About this exercise -
Once the line with "[10, 17, 5]" is found in the data, output it and each following line exactly, up to and including the line with "T (diagonal entries", and nothing before or after.
#### Excerpted data ####
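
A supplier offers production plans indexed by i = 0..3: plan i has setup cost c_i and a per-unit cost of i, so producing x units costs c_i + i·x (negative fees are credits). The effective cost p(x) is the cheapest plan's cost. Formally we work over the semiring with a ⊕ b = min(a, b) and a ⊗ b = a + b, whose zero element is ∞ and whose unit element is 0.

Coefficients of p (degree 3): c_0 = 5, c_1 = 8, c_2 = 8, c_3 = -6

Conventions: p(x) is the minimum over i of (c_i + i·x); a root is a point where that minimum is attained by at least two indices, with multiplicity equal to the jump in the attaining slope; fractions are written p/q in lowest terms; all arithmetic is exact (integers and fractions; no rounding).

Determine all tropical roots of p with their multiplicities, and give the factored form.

hull edge (i=0, c=5) to (i=3, c=-6): slope -11/3, span 3
Factored form: p(x) = -6 ⊗ (x ⊕ 11/3) ⊗ (x ⊕ 11/3) ⊗ (x ⊕ 11/3)
Answer: roots = 11/3 (mult 3)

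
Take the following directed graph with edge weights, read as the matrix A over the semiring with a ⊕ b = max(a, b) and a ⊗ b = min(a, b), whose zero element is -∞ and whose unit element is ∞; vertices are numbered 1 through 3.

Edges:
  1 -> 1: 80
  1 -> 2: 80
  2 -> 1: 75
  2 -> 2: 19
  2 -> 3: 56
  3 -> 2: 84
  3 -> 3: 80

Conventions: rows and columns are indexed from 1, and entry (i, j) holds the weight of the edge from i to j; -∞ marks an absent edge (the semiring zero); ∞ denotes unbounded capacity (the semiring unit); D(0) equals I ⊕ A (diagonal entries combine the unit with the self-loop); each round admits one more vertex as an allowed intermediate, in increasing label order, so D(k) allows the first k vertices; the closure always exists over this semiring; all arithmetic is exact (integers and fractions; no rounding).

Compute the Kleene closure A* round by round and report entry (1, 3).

D(0):
  [∞, 80, -∞]
  [75, ∞, 56]
  [-∞, 84, ∞]
D(1):
  [∞, 80, -∞]
  [75, ∞, 56]
  [-∞, 84, ∞]
D(2):
  [∞, 80, 56]
  [75, ∞, 56]
  [75, 84, ∞]
D(3):
  [∞, 80, 56]
  [75, ∞, 56]
  [75, 84, ∞]
Answer: A*[1][3] = 56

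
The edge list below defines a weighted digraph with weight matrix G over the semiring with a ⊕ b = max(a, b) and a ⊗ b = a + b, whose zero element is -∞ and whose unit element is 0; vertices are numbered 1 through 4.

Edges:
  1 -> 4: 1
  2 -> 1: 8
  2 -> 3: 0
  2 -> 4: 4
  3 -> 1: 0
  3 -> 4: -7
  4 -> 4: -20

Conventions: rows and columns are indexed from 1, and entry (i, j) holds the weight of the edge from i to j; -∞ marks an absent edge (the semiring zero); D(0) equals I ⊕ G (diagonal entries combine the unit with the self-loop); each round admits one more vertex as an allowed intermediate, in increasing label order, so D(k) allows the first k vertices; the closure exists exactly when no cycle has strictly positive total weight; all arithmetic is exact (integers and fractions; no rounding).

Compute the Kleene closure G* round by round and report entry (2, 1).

D(0):
  [0, -∞, -∞, 1]
  [8, 0, 0, 4]
  [0, -∞, 0, -7]
  [-∞, -∞, -∞, 0]
D(1):
  [0, -∞, -∞, 1]
  [8, 0, 0, 9]
  [0, -∞, 0, 1]
  [-∞, -∞, -∞, 0]
D(2):
  [0, -∞, -∞, 1]
  [8, 0, 0, 9]
  [0, -∞, 0, 1]
  [-∞, -∞, -∞, 0]
D(3):
  [0, -∞, -∞, 1]
  [8, 0, 0, 9]
  [0, -∞, 0, 1]
  [-∞, -∞, -∞, 0]
D(4):
  [0, -∞, -∞, 1]
  [8, 0, 0, 9]
  [0, -∞, 0, 1]
  [-∞, -∞, -∞, 0]
Answer: G*[2][1] = 8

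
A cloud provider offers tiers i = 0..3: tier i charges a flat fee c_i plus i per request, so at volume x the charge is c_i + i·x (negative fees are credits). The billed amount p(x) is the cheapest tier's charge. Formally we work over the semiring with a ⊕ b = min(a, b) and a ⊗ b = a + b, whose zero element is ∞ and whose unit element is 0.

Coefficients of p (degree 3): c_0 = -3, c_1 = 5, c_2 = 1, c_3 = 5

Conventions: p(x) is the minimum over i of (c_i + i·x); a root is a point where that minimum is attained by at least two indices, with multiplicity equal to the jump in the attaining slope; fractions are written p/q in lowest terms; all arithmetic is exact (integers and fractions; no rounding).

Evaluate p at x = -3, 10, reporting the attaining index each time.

p(-3) = min(-3+0·(-3)=-3, 5+1·(-3)=2, 1+2·(-3)=-5, 5+3·(-3)=-4) = -5 (attained by i=2)
p(10) = min(-3+0·10=-3, 5+1·10=15, 1+2·10=21, 5+3·10=35) = -3 (attained by i=0)
Answer: p(-3) = -5; p(10) = -3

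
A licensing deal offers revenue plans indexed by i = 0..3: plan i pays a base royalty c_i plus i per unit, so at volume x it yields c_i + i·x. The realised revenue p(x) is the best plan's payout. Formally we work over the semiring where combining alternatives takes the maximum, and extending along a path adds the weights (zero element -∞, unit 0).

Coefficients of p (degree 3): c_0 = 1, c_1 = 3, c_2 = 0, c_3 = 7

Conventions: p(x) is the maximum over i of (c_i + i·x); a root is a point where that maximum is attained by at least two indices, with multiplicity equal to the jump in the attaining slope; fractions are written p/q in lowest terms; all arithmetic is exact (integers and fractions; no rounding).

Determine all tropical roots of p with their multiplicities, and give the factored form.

hull edge (i=0, c=1) to (i=3, c=7): slope 2, span 3
Factored form: p(x) = 7 ⊗ (x ⊕ (-2)) ⊗ (x ⊕ (-2)) ⊗ (x ⊕ (-2))
Answer: roots = -2 (mult 3)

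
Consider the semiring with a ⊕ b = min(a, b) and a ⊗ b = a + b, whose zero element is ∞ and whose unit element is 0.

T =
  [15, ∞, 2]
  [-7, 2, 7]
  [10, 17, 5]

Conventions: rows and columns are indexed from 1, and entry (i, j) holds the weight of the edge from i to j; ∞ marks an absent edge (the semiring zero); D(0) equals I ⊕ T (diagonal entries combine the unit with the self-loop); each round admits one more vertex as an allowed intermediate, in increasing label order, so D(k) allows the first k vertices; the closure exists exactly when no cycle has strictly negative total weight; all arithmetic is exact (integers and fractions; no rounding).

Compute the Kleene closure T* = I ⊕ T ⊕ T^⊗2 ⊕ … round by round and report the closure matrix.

D(0):
  [0, ∞, 2]
  [-7, 0, 7]
  [10, 17, 0]
D(1):
  [0, ∞, 2]
  [-7, 0, -5]
  [10, 17, 0]
D(2):
  [0, ∞, 2]
  [-7, 0, -5]
  [10, 17, 0]
D(3):
  [0, 19, 2]
  [-7, 0, -5]
  [10, 17, 0]
Answer: T* = [[0, 19, 2], [-7, 0, -5], [10, 17, 0]]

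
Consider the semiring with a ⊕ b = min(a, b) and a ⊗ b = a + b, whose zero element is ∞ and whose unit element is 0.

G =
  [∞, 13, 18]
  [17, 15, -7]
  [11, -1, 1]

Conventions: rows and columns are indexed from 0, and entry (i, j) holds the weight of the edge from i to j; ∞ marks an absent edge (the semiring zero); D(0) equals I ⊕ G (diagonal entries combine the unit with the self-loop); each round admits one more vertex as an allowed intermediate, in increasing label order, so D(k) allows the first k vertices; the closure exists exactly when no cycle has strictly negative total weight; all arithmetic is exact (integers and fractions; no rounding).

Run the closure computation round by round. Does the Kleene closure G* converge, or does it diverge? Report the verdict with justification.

D(0):
  [0, 13, 18]
  [17, 0, -7]
  [11, -1, 0]
D(1):
  [0, 13, 18]
  [17, 0, -7]
  [11, -1, 0]
Detection: at round 2, diagonal entry (2, 2) turns strictly negative.
Key observation: the cycle 2->1->2 has total weight (-1) + (-7), which is strictly negative.
Answer: DIVERGES — negative cycle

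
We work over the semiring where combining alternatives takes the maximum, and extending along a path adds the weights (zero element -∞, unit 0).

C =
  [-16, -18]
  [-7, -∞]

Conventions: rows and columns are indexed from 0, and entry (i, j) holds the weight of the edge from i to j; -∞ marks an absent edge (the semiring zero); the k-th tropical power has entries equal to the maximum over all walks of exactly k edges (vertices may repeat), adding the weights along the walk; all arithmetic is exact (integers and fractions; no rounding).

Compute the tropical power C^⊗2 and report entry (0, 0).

C^⊗2:
  [-25, -34]
  [-23, -25]
Key observation: the optimum is the walk 0->1->0, with weight (-18) + (-7) = -25.
Optimal value attained by: walk 0->1->0.
Answer: (C^⊗2)[0][0] = -25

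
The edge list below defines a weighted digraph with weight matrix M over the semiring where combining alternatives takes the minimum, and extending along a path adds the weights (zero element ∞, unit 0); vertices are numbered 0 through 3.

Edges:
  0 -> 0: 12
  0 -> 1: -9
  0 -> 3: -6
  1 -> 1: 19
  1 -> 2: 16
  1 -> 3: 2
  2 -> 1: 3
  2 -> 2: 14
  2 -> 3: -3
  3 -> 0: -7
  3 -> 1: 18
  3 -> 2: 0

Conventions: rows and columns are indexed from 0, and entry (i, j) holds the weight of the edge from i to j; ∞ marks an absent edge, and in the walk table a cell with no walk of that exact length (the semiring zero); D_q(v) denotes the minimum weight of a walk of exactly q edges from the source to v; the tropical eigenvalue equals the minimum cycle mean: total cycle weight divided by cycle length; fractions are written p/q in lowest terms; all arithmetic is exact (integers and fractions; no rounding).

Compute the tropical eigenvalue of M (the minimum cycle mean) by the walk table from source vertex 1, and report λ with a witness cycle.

q=0: [∞, 0, ∞, ∞]
q=1: [∞, 19, 16, 2]
q=2: [-5, 19, 2, 13]
q=3: [6, -14, 13, -11]
q=4: [-18, -3, -11, -12]
Optimal cycle mean attained by: cycle 0->3->0, total (-6) + (-7), length 2.
Answer: λ = -13/2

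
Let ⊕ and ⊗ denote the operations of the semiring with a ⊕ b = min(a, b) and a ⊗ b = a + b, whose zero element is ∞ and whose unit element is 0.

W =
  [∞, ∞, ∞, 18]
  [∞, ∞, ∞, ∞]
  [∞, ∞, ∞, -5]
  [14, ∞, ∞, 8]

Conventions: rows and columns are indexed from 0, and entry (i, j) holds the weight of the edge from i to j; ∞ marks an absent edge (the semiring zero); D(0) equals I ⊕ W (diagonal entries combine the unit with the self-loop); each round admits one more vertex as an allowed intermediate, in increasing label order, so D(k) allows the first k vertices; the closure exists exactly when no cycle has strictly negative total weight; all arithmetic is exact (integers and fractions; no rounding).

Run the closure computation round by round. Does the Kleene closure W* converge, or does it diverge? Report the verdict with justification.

D(0):
  [0, ∞, ∞, 18]
  [∞, 0, ∞, ∞]
  [∞, ∞, 0, -5]
  [14, ∞, ∞, 0]
D(1):
  [0, ∞, ∞, 18]
  [∞, 0, ∞, ∞]
  [∞, ∞, 0, -5]
  [14, ∞, ∞, 0]
D(2):
  [0, ∞, ∞, 18]
  [∞, 0, ∞, ∞]
  [∞, ∞, 0, -5]
  [14, ∞, ∞, 0]
D(3):
  [0, ∞, ∞, 18]
  [∞, 0, ∞, ∞]
  [∞, ∞, 0, -5]
  [14, ∞, ∞, 0]
D(4):
  [0, ∞, ∞, 18]
  [∞, 0, ∞, ∞]
  [9, ∞, 0, -5]
  [14, ∞, ∞, 0]
Key observation: every diagonal entry stays at the unit through all rounds, so no improving cycle exists.
Answer: CONVERGES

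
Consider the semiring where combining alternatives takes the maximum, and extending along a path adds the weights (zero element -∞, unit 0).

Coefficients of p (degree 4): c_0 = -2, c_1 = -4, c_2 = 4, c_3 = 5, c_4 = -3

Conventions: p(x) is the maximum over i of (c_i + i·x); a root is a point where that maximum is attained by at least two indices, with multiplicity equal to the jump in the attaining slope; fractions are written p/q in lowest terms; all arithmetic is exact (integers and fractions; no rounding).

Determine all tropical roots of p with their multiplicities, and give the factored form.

hull edge (i=0, c=-2) to (i=2, c=4): slope 3, span 2
hull edge (i=2, c=4) to (i=3, c=5): slope 1, span 1
hull edge (i=3, c=5) to (i=4, c=-3): slope -8, span 1
Factored form: p(x) = -3 ⊗ (x ⊕ (-3)) ⊗ (x ⊕ (-3)) ⊗ (x ⊕ (-1)) ⊗ (x ⊕ 8)
Answer: roots = -3 (mult 2), -1 (mult 1), 8 (mult 1)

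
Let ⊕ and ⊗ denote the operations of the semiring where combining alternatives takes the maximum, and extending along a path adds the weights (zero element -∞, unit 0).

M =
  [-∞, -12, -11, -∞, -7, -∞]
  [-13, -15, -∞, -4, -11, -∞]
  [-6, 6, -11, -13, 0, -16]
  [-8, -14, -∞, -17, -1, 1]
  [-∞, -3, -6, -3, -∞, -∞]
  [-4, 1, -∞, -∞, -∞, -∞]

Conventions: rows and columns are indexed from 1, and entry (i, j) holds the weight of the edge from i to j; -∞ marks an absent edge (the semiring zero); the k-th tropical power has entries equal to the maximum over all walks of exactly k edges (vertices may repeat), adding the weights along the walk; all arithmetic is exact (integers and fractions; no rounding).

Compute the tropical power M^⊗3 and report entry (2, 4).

M^⊗2:
  [-17, -5, -13, -10, -11, -27]
  [-12, -14, -17, -14, -5, -3]
  [-7, -3, -6, 2, -5, -12]
  [-3, 2, -7, -4, -15, -16]
  [-11, 0, -17, -7, -4, -2]
  [-12, -14, -15, -3, -10, -∞]
M^⊗3:
  [-18, -7, -17, -9, -11, -9]
  [-7, -2, -11, -8, -15, -13]
  [-6, 0, -11, -7, 1, 3]
  [-11, -1, -14, -2, -5, -3]
  [-6, -1, -10, -4, -8, -6]
  [-11, -9, -16, -13, -4, -2]
Key observation: the optimum is the walk 2->4->5->4, with weight (-4) + (-1) + (-3) = -8.
Optimal value attained by: walk 2->4->5->4.
Answer: (M^⊗3)[2][4] = -8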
####
Your response -
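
  [10, 17, 5]

Conventions: rows and columns are indexed from 1, and entry (i, j) holds the weight of the edge from i to j; ∞ marks an absent edge (the semiring zero); D(0) equals I ⊕ T (diagonal entries combine the unit with the self-loop); each round admits one more vertex as an allowed intermediate, in increasing label order, so D(k) allows the first k vertices; the closure exists exactly when no cycle has strictly negative total weight; all arithmetic is exact (integers and fractions; no rounding).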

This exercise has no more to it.